● **PROMPT**:
Would you return, word for word, the lines of the data below from the line with "Consider 2 initially" through the line with "[76, 80, 19, 80, 19, 59, 80, 19, 80, 76]", and no others?

● **RECORD EXCERPTS**:
◇ ◇ ◇
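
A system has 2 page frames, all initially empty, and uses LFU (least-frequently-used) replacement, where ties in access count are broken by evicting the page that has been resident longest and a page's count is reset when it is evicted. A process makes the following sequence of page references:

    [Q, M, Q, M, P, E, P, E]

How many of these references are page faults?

Q: miss, frames [Q]
M: miss, frames [Q, M]
Q: hit
M: hit
P: miss, evict Q, frames [M, P]
E: miss, evict P, frames [M, E]
P: miss, evict E, frames [M, P]
E: miss, evict P, frames [M, E]
Page faults: 6.

6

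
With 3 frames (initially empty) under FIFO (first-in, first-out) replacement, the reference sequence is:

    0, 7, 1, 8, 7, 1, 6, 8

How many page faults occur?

0 → miss, frames (0)
7 → miss, frames (0 7)
1 → miss, frames (0 7 1)
8 → miss, evict 0, frames (7 1 8)
7 → hit
1 → hit
6 → miss, evict 7, frames (1 8 6)
8 → hit
Page faults: 5.

5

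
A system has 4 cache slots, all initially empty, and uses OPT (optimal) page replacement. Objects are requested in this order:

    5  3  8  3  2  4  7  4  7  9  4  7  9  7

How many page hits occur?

7

5 -> miss, frames (5)
3 -> miss, frames (5 3)
8 -> miss, frames (5 3 8)
3 -> hit
2 -> miss, frames (5 3 8 2)
4 -> miss, evict 2, frames (5 3 8 4)
7 -> miss, evict 8, frames (5 3 4 7)
4 -> hit
7 -> hit
9 -> miss, evict 3, frames (5 4 7 9)
4 -> hit
7 -> hit
9 -> hit
7 -> hit
Hits: 7.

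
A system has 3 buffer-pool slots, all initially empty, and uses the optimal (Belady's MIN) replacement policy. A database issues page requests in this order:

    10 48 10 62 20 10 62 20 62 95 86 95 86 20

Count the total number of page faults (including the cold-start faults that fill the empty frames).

6

10: miss, frames [10]
48: miss, frames [10, 48]
10: hit
62: miss, frames [10, 48, 62]
20: miss, evict 48, frames [10, 62, 20]
10: hit
62: hit
20: hit
62: hit
95: miss, evict 62, frames [10, 20, 95]
86: miss, evict 10, frames [20, 95, 86]
95: hit
86: hit
20: hit
Page faults: 6.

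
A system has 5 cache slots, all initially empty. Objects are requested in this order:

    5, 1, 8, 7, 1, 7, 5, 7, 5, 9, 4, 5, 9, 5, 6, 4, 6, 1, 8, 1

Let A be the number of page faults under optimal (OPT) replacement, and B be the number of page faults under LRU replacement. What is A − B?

-2

Under OPT: F F F F . . . . . F F . . . F . . . . . → 7 faults.
Under LRU: F F F F . . . . . F F . . . F . . F F . → 9 faults.
A − B = 7 − 9 = -2.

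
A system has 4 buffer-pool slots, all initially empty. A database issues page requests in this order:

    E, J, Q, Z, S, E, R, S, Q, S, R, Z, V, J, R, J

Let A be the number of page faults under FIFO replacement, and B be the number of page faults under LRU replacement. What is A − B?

1

Under FIFO: F F F F F F F . F . . F F F F . → 12 faults.
Under LRU: F F F F F F F . F . . F F F . . → 11 faults.
A − B = 12 − 11 = 1.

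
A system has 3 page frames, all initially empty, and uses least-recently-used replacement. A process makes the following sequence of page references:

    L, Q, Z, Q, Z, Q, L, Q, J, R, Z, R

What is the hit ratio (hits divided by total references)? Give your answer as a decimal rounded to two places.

L: fault, frames [L]
Q: fault, frames [L, Q]
Z: fault, frames [L, Q, Z]
Q: hit
Z: hit
Q: hit
L: hit
Q: hit
J: fault, evict Z, frames [L, Q, J]
R: fault, evict L, frames [Q, J, R]
Z: fault, evict Q, frames [J, R, Z]
R: hit
Hits: 6 of 12 references → 6/12 = 0.5000.

0.50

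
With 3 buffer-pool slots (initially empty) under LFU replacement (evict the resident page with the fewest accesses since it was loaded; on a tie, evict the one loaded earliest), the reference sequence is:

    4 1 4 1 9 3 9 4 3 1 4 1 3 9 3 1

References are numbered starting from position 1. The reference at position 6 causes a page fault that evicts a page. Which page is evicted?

9

pos 1: 4 -> fault, frames {4}
pos 2: 1 -> fault, frames {4,1}
pos 3: 4 -> hit
pos 4: 1 -> hit
pos 5: 9 -> fault, frames {4,1,9}
pos 6: 3 -> fault, evict 9, frames {4,1,3}
At position 6, page 9 is evicted.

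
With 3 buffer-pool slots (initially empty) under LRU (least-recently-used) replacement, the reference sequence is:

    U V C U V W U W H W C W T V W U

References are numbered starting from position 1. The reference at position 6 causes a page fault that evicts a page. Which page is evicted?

C

pos 1: U -> fault, frames (U)
pos 2: V -> fault, frames (U V)
pos 3: C -> fault, frames (U V C)
pos 4: U -> hit
pos 5: V -> hit
pos 6: W -> fault, evict C, frames (U V W)
At position 6, page C is evicted.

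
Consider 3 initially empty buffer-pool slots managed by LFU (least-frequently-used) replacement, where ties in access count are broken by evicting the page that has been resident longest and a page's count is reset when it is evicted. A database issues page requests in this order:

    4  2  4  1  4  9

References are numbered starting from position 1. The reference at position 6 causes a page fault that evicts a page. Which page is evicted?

pos 1: 4 -> fault, frames (4)
pos 2: 2 -> fault, frames (4 2)
pos 3: 4 -> hit
pos 4: 1 -> fault, frames (4 2 1)
pos 5: 4 -> hit
pos 6: 9 -> fault, evict 2, frames (4 1 9)
At position 6, page 2 is evicted.

2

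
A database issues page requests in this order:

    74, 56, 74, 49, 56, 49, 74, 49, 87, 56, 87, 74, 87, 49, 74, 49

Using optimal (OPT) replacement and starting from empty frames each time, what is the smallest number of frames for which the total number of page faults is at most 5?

f=1: 16 faults
f=2: 8 faults
f=3: 5 faults
f=4: 4 faults
Smallest f with faults ≤ 5 is 3.

3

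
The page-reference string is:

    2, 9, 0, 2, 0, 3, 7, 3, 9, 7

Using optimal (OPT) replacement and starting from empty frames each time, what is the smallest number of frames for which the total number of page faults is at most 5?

3

f=1: 10 faults
f=2: 6 faults
f=3: 5 faults
f=4: 5 faults
f=5: 5 faults
Smallest f with faults ≤ 5 is 3.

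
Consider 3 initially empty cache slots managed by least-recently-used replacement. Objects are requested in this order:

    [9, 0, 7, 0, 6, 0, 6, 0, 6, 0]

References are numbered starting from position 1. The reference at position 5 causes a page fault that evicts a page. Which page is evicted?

pos 1: 9 -> fault, frames [9]
pos 2: 0 -> fault, frames [9, 0]
pos 3: 7 -> fault, frames [9, 0, 7]
pos 4: 0 -> hit
pos 5: 6 -> fault, evict 9, frames [7, 0, 6]
At position 5, page 9 is evicted.

9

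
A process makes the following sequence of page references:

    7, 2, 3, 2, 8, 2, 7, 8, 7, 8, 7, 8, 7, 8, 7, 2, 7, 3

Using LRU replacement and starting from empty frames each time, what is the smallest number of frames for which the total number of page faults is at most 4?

f=1: 18 faults
f=2: 8 faults
f=3: 6 faults
f=4: 4 faults
Smallest f with faults ≤ 4 is 4.

4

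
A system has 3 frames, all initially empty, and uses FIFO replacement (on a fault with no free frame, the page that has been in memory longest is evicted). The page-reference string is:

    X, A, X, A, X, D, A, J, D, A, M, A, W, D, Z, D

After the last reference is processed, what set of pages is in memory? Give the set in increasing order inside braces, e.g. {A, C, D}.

{D, W, Z}

X → miss, frames {X}
A → miss, frames {X,A}
X → hit
A → hit
X → hit
D → miss, frames {X,A,D}
A → hit
J → miss, evict X, frames {A,D,J}
D → hit
A → hit
M → miss, evict A, frames {D,J,M}
A → miss, evict D, frames {J,M,A}
W → miss, evict J, frames {M,A,W}
D → miss, evict M, frames {A,W,D}
Z → miss, evict A, frames {W,D,Z}
D → hit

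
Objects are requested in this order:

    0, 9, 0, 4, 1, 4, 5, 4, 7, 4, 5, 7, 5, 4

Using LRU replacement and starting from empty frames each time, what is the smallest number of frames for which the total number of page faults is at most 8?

f=1: 14 faults
f=2: 9 faults
f=3: 6 faults
f=4: 6 faults
f=5: 6 faults
f=6: 6 faults
Smallest f with faults ≤ 8 is 3.

3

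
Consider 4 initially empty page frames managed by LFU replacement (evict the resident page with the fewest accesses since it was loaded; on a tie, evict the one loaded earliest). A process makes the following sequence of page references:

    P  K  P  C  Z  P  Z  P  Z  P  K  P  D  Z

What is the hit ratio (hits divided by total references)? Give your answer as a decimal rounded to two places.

0.64

P: fault, frames {P}
K: fault, frames {P,K}
P: hit
C: fault, frames {P,K,C}
Z: fault, frames {P,K,C,Z}
P: hit
Z: hit
P: hit
Z: hit
P: hit
K: hit
P: hit
D: fault, evict C, frames {P,K,Z,D}
Z: hit
Hits: 9 of 14 references → 9/14 = 0.6429.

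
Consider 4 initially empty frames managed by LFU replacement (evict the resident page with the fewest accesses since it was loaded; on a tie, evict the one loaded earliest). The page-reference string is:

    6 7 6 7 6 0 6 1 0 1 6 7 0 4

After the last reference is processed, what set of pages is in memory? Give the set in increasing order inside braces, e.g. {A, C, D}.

6 -> miss, frames [6]
7 -> miss, frames [6, 7]
6 -> hit
7 -> hit
6 -> hit
0 -> miss, frames [6, 7, 0]
6 -> hit
1 -> miss, frames [6, 7, 0, 1]
0 -> hit
1 -> hit
6 -> hit
7 -> hit
0 -> hit
4 -> miss, evict 1, frames [6, 7, 0, 4]

{0, 4, 6, 7}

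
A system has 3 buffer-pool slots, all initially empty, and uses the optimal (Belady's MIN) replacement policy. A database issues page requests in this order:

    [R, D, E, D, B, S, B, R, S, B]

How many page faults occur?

5

R: miss, frames {R}
D: miss, frames {R,D}
E: miss, frames {R,D,E}
D: hit
B: miss, evict E, frames {R,D,B}
S: miss, evict D, frames {R,B,S}
B: hit
R: hit
S: hit
B: hit
Page faults: 5.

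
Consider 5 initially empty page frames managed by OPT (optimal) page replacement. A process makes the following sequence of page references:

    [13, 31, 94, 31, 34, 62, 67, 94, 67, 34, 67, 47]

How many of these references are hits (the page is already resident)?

13 -> fault, frames (13)
31 -> fault, frames (13 31)
94 -> fault, frames (13 31 94)
31 -> hit
34 -> fault, frames (13 31 94 34)
62 -> fault, frames (13 31 94 34 62)
67 -> fault, evict 62, frames (13 31 94 34 67)
94 -> hit
67 -> hit
34 -> hit
67 -> hit
47 -> fault, evict 67, frames (13 31 94 34 47)
Hits: 5.

5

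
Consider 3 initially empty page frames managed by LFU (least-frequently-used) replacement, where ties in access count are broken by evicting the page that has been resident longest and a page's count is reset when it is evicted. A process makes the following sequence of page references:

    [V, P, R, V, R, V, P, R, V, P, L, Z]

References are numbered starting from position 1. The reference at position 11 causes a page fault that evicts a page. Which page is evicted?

P

pos 1: V -> fault, frames [V]
pos 2: P -> fault, frames [V, P]
pos 3: R -> fault, frames [V, P, R]
pos 4: V -> hit
pos 5: R -> hit
pos 6: V -> hit
pos 7: P -> hit
pos 8: R -> hit
pos 9: V -> hit
pos 10: P -> hit
pos 11: L -> fault, evict P, frames [V, R, L]
At position 11, page P is evicted.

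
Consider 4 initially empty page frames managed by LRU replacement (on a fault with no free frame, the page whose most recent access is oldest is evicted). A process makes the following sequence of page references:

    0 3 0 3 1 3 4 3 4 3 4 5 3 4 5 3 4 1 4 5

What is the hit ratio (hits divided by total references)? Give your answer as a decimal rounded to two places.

0.75

0 → fault, frames {0}
3 → fault, frames {0,3}
0 → hit
3 → hit
1 → fault, frames {0,3,1}
3 → hit
4 → fault, frames {0,1,3,4}
3 → hit
4 → hit
3 → hit
4 → hit
5 → fault, evict 0, frames {1,3,4,5}
3 → hit
4 → hit
5 → hit
3 → hit
4 → hit
1 → hit
4 → hit
5 → hit
Hits: 15 of 20 references → 15/20 = 0.7500.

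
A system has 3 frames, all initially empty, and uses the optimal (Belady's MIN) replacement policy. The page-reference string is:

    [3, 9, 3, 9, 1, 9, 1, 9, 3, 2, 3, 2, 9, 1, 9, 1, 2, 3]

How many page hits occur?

12

3 → fault, frames {3}
9 → fault, frames {3,9}
3 → hit
9 → hit
1 → fault, frames {3,9,1}
9 → hit
1 → hit
9 → hit
3 → hit
2 → fault, evict 1, frames {3,9,2}
3 → hit
2 → hit
9 → hit
1 → fault, evict 3, frames {9,2,1}
9 → hit
1 → hit
2 → hit
3 → fault, evict 1, frames {9,2,3}
Hits: 12.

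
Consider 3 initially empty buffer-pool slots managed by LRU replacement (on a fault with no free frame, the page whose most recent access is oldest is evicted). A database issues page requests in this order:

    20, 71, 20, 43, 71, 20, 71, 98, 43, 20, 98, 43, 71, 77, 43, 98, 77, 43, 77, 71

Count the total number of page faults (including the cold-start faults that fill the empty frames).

20 → fault, frames {20}
71 → fault, frames {20,71}
20 → hit
43 → fault, frames {71,20,43}
71 → hit
20 → hit
71 → hit
98 → fault, evict 43, frames {20,71,98}
43 → fault, evict 20, frames {71,98,43}
20 → fault, evict 71, frames {98,43,20}
98 → hit
43 → hit
71 → fault, evict 20, frames {98,43,71}
77 → fault, evict 98, frames {43,71,77}
43 → hit
98 → fault, evict 71, frames {77,43,98}
77 → hit
43 → hit
77 → hit
71 → fault, evict 98, frames {43,77,71}
Page faults: 10.

10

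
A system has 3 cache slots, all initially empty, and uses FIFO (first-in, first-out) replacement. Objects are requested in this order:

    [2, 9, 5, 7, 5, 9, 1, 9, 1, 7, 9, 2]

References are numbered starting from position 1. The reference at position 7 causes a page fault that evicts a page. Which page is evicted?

9

pos 1: 2 -> miss, frames [2]
pos 2: 9 -> miss, frames [2, 9]
pos 3: 5 -> miss, frames [2, 9, 5]
pos 4: 7 -> miss, evict 2, frames [9, 5, 7]
pos 5: 5 -> hit
pos 6: 9 -> hit
pos 7: 1 -> miss, evict 9, frames [5, 7, 1]
At position 7, page 9 is evicted.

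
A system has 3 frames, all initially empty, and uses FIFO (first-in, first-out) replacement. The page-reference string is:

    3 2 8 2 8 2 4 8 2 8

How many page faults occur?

4

3: fault, frames [3]
2: fault, frames [3, 2]
8: fault, frames [3, 2, 8]
2: hit
8: hit
2: hit
4: fault, evict 3, frames [2, 8, 4]
8: hit
2: hit
8: hit
Page faults: 4.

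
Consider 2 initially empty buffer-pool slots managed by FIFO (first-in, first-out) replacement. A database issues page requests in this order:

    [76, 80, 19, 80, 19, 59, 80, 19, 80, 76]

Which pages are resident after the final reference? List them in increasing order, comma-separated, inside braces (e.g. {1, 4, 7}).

{19, 76}

76 → miss, frames {76}
80 → miss, frames {76,80}
19 → miss, evict 76, frames {80,19}
80 → hit
19 → hit
59 → miss, evict 80, frames {19,59}
80 → miss, evict 19, frames {59,80}
19 → miss, evict 59, frames {80,19}
80 → hit
76 → miss, evict 80, frames {19,76}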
◇ ◇ ◇
● **ANSWER SPACE**:
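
Consider 2 initially empty buffer-pool slots managed by FIFO (first-in, first-out) replacement. A database issues page requests in this order:

    [76, 80, 19, 80, 19, 59, 80, 19, 80, 76]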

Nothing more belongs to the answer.